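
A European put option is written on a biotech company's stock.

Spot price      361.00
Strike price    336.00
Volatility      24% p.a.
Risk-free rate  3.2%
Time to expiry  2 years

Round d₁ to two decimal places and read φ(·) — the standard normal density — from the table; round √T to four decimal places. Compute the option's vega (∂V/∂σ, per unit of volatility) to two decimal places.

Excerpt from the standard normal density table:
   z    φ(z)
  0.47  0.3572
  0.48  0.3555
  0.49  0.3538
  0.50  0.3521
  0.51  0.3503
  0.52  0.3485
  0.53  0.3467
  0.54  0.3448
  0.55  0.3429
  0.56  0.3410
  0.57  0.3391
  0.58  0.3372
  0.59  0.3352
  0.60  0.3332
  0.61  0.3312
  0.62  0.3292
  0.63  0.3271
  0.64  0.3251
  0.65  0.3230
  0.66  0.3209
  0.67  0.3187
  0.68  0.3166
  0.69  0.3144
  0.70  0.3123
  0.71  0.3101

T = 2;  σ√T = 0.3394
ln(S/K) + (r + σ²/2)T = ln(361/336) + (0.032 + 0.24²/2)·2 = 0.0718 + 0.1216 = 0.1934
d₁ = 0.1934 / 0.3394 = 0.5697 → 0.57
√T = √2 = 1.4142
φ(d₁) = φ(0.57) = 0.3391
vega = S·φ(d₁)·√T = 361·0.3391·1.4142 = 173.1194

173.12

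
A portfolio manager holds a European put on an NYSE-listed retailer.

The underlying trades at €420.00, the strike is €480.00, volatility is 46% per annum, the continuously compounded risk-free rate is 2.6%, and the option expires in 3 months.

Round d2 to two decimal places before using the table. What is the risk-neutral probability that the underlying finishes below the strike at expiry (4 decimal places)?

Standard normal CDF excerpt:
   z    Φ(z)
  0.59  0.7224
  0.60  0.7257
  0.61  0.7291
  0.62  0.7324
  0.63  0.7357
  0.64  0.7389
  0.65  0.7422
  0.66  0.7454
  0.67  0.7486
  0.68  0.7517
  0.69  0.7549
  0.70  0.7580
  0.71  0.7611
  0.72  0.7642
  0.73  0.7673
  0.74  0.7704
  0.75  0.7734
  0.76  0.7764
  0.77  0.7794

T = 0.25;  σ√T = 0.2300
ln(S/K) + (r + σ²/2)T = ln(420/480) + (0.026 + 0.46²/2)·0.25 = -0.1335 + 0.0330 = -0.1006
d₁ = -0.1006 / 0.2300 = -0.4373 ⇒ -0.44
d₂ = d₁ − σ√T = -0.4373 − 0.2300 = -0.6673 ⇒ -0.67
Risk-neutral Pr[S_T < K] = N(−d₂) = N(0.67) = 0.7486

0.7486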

*Your objective:*
Search the listing for "expiry" and copy each line holding it.

*Answer to this problem:*
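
Time to expiry  2 years
Round d2 to two decimal places before using the table. What is the risk-neutral probability that the underlying finishes below the strike at expiry (4 decimal places)?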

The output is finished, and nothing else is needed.